ENTRIES SUPPLIED below:
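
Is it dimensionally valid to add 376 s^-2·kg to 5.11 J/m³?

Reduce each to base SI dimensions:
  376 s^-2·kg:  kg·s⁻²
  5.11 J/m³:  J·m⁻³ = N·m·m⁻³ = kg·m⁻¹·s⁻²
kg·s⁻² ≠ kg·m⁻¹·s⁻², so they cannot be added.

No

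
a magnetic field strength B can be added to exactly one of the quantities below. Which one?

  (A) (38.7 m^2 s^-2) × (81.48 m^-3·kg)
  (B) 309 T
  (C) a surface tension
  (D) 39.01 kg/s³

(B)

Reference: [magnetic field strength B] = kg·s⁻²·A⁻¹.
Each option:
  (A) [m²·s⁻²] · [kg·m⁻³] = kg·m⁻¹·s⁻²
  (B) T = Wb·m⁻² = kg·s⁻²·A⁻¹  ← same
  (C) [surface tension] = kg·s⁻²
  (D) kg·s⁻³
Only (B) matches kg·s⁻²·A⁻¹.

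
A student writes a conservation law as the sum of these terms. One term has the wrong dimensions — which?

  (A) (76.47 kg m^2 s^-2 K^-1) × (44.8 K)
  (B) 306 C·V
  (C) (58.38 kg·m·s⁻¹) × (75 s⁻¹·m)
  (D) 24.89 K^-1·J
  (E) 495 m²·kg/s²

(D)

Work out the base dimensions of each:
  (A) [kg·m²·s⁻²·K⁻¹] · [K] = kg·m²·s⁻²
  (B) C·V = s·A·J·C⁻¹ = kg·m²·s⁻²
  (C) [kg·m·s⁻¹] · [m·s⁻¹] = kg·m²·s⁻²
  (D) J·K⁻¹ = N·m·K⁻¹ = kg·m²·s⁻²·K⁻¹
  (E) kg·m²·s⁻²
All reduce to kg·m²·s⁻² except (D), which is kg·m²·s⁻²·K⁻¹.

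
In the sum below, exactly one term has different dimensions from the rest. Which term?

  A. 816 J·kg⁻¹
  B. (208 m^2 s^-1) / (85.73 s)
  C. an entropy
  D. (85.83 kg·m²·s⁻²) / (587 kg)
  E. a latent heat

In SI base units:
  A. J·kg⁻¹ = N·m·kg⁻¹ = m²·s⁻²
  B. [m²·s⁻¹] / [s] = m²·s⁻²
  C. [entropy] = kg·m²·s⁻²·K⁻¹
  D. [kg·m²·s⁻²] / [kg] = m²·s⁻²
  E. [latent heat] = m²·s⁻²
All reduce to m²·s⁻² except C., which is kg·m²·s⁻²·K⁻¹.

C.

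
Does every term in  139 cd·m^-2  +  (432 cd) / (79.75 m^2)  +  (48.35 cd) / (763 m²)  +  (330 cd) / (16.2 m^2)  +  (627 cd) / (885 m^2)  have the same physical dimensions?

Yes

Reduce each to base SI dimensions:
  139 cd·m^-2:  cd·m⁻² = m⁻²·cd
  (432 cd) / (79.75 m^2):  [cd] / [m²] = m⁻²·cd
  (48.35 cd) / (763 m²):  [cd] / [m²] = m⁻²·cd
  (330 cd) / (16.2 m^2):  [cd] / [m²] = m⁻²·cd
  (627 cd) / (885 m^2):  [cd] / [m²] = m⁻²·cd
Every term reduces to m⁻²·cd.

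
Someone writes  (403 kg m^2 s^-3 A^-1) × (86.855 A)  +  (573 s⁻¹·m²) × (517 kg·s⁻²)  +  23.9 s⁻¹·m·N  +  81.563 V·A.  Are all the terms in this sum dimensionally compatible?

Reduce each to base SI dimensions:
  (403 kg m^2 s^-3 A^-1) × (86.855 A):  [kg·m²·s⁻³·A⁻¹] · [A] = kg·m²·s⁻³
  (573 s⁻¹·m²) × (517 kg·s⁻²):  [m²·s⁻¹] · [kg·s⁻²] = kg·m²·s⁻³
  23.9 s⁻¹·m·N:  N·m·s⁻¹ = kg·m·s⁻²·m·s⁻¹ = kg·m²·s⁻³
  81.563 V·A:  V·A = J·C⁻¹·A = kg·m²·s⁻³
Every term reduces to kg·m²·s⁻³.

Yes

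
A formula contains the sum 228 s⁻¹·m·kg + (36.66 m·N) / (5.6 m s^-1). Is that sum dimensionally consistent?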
End of ENTRIES SUPPLIED.
ENTRIES SUPPLIED below:
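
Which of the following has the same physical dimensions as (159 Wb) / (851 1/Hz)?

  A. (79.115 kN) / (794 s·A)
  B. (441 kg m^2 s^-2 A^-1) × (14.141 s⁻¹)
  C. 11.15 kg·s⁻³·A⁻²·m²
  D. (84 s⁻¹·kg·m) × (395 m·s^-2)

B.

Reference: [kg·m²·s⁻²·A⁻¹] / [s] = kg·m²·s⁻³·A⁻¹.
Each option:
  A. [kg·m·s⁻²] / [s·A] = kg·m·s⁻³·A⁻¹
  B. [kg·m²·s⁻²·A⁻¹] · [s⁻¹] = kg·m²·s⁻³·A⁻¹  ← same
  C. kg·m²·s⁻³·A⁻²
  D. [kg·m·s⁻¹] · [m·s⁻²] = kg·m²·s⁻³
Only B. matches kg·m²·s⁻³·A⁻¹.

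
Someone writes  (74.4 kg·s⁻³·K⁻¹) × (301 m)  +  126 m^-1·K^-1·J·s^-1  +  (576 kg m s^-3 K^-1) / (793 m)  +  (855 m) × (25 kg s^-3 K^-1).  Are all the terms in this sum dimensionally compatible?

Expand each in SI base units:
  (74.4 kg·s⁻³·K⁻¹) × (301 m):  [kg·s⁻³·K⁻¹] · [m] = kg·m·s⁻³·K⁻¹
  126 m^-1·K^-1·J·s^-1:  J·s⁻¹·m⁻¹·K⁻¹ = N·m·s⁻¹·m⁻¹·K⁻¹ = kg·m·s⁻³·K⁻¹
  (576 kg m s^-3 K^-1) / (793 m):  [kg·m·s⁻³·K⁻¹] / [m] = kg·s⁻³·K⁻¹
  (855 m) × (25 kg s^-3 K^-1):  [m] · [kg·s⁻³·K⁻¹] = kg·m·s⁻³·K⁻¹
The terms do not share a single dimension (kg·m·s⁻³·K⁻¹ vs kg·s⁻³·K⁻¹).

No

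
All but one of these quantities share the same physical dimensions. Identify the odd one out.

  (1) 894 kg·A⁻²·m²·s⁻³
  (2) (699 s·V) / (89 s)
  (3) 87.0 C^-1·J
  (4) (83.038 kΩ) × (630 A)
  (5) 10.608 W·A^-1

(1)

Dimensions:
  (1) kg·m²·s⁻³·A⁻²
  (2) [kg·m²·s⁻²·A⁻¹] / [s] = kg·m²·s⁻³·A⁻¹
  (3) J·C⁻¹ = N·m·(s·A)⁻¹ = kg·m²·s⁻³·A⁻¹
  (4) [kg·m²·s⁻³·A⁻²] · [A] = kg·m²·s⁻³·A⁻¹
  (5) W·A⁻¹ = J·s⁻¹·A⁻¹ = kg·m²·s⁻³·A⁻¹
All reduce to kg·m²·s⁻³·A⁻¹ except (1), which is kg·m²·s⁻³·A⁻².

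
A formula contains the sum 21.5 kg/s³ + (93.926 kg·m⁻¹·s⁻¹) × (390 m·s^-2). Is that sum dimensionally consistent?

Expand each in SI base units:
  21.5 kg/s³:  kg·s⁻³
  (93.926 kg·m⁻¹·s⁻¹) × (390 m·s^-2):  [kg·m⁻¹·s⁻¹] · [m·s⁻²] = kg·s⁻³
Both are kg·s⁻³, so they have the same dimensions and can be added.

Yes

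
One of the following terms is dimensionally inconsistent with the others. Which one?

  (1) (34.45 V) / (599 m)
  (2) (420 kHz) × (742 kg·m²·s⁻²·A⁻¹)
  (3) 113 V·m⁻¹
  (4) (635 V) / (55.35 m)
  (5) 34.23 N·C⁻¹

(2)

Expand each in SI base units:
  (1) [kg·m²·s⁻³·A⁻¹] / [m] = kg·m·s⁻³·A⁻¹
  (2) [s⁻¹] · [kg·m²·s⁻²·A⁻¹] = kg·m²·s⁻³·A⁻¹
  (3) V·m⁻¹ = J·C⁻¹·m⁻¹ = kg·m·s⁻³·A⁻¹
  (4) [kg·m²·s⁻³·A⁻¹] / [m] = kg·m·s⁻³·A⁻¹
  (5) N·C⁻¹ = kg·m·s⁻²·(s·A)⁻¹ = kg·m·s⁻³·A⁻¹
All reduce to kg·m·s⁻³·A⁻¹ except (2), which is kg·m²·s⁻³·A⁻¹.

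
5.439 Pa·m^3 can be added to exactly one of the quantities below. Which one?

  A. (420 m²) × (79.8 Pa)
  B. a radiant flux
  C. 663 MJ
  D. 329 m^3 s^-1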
End of ENTRIES SUPPLIED.
ENTRIES SUPPLIED below:
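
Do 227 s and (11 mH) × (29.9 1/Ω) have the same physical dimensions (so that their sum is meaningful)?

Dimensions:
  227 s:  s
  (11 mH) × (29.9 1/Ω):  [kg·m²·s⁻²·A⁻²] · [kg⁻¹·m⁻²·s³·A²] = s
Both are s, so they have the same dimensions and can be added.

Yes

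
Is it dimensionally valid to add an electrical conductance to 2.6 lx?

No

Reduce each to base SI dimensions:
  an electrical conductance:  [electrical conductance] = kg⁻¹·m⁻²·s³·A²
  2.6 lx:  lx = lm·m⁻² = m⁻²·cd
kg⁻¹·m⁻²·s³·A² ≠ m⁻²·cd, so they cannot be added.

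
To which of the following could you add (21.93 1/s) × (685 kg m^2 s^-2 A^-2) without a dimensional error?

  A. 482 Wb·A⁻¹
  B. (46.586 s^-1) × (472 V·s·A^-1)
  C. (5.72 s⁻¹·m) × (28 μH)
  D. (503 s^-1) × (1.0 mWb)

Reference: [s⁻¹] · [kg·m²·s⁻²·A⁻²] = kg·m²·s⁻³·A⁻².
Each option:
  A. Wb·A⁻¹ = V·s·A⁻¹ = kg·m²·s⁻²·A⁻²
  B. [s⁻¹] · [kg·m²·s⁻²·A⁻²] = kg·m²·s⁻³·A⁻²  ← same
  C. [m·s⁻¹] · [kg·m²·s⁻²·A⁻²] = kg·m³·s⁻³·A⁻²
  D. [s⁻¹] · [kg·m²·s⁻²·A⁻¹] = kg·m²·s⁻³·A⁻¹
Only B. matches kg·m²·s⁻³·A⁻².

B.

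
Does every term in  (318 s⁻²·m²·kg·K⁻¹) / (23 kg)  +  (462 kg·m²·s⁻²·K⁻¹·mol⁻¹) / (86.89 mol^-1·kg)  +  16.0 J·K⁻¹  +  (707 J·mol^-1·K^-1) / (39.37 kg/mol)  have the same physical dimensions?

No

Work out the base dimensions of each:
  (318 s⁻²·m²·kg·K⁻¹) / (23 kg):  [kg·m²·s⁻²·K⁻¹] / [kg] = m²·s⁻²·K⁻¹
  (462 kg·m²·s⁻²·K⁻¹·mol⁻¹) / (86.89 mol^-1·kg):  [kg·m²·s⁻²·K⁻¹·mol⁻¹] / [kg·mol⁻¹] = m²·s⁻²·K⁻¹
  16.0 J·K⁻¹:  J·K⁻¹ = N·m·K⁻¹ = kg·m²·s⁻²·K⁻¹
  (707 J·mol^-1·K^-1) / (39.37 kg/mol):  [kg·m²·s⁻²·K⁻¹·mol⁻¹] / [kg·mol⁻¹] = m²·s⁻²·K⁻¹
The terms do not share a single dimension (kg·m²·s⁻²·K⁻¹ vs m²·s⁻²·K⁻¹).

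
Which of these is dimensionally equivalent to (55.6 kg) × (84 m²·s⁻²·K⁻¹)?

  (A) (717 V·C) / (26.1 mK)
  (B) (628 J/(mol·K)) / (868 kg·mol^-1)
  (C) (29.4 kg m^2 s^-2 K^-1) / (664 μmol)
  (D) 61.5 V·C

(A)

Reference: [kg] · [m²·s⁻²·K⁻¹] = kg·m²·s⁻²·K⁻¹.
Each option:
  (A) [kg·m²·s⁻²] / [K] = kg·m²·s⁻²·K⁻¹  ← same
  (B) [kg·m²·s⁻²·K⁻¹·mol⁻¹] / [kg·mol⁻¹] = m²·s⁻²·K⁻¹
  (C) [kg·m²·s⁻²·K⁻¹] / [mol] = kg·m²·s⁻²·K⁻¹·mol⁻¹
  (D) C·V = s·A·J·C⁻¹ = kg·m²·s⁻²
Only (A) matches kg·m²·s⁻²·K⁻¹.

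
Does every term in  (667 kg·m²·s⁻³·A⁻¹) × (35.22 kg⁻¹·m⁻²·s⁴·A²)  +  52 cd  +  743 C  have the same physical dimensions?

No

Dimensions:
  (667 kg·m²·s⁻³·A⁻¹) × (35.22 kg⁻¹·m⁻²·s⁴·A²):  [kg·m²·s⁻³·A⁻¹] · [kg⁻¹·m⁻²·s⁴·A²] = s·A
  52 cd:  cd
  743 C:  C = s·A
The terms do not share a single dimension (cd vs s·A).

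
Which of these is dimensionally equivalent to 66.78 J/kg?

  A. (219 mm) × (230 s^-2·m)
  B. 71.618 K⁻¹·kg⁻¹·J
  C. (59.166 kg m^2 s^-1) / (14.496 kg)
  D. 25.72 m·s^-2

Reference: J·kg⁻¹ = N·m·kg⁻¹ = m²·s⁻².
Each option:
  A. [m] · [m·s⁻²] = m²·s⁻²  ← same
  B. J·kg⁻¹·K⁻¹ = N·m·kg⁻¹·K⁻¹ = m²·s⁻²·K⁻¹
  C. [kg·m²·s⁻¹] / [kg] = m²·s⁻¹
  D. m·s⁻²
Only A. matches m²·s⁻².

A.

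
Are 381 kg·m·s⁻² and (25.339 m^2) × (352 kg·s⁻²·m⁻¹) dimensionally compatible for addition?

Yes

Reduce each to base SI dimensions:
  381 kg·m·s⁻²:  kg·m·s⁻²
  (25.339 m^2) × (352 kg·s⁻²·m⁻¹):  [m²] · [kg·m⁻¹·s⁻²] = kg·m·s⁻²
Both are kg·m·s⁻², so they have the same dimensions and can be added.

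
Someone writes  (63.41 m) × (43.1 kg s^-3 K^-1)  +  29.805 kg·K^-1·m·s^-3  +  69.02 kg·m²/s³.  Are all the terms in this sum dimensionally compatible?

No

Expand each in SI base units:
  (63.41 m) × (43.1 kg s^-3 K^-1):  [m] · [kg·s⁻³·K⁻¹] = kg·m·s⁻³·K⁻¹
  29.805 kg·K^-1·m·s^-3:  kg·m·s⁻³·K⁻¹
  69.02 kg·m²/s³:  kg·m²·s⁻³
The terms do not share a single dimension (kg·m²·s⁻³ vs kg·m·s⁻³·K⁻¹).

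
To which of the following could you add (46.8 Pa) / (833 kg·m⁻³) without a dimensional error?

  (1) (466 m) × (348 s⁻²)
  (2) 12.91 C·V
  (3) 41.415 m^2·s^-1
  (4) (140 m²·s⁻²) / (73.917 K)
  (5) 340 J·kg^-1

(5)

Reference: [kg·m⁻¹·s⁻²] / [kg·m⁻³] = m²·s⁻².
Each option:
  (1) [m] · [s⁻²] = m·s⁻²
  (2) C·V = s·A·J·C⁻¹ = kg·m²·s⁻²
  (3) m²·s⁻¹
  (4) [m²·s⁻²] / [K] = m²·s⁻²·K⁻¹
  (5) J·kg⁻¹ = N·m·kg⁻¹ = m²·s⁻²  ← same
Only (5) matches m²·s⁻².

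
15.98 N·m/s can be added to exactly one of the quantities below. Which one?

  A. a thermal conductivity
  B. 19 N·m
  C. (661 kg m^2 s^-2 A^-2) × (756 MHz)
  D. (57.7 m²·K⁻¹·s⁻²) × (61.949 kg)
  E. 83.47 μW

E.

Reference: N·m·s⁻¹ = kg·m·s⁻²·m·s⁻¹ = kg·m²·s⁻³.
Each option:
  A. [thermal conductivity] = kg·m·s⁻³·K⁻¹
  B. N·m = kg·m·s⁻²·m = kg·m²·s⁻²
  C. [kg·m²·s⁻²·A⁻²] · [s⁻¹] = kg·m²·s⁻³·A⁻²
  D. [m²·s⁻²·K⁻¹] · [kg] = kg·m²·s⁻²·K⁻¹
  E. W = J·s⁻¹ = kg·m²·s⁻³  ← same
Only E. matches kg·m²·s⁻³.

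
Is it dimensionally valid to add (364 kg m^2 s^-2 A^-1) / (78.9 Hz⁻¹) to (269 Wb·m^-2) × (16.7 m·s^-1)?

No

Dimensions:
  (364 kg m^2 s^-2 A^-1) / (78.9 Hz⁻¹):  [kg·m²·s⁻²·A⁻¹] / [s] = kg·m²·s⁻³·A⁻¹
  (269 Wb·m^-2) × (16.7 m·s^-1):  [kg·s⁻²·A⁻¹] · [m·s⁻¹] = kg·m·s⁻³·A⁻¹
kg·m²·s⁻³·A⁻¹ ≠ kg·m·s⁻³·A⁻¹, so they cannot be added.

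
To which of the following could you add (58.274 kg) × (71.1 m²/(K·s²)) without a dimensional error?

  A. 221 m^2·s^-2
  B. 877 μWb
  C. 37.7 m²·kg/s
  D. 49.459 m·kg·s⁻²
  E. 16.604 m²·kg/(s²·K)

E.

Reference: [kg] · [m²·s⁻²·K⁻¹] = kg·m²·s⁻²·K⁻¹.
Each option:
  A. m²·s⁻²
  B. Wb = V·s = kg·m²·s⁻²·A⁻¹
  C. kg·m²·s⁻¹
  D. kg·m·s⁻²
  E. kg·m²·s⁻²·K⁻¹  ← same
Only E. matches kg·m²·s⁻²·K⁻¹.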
End of ENTRIES SUPPLIED.
● **PROMPT**:
Using the entries above, repeat only the lines from the one containing "A. 816 J·kg⁻¹" through the one containing "D. (85.83 kg·m²·s⁻²) / (587 kg)", end lines included.

● **RESPONSE FOR THIS EXERCISE**:
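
  A. 816 J·kg⁻¹
  B. (208 m^2 s^-1) / (85.73 s)
  C. an entropy
  D. (85.83 kg·m²·s⁻²) / (587 kg)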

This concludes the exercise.